Top of Data for this task
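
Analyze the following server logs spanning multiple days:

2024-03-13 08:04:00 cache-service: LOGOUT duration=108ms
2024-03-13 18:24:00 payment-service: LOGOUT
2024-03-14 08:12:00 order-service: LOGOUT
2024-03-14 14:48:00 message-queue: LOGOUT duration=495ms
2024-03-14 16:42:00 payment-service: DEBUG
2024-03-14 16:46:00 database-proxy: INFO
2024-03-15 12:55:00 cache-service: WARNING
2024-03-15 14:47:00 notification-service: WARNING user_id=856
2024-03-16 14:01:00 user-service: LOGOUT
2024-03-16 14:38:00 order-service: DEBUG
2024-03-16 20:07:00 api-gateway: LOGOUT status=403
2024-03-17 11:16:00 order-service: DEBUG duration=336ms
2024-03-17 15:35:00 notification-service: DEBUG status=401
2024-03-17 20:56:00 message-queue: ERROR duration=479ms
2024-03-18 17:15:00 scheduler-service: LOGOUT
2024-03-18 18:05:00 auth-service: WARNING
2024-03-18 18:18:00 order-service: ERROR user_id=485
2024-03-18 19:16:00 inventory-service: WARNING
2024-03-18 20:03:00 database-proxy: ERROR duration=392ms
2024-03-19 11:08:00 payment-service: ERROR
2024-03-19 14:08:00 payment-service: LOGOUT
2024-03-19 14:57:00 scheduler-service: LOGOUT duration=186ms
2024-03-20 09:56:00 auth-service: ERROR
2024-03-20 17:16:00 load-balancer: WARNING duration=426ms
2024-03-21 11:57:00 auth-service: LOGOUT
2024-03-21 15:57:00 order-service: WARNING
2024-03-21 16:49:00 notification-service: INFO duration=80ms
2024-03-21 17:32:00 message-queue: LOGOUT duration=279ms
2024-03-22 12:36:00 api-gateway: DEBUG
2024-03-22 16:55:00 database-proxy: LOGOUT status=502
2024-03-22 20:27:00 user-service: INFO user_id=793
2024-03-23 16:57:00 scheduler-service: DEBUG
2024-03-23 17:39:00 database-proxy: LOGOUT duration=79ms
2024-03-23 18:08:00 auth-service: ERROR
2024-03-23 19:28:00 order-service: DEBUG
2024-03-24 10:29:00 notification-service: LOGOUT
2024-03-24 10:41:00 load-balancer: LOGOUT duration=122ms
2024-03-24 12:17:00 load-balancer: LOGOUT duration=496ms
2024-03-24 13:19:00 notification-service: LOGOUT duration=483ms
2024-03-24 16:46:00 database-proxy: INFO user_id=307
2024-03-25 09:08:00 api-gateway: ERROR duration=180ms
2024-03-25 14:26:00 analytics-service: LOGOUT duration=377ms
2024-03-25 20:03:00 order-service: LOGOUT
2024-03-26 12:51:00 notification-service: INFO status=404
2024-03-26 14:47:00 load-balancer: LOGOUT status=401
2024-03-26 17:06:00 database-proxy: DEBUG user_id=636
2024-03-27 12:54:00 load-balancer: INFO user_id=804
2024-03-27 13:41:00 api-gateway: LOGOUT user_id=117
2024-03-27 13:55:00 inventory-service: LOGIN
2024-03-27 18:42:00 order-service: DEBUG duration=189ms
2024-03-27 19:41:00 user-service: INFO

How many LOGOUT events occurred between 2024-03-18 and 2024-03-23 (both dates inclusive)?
7

To filter by date range:

1. Date range: 2024-03-18 through 2024-03-23, both dates inclusive
2. Filter for LOGOUT events whose date falls in this range
3. Count matching events: 7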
Bottom of Data for this task
* Problem statement
Search the lines above for the string "load", then show every one that has it.

* Task answer
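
2024-03-20 17:16:00 load-balancer: WARNING duration=426ms
2024-03-24 10:41:00 load-balancer: LOGOUT duration=122ms
2024-03-24 12:17:00 load-balancer: LOGOUT duration=496ms
2024-03-26 14:47:00 load-balancer: LOGOUT status=401
2024-03-27 12:54:00 load-balancer: INFO user_id=804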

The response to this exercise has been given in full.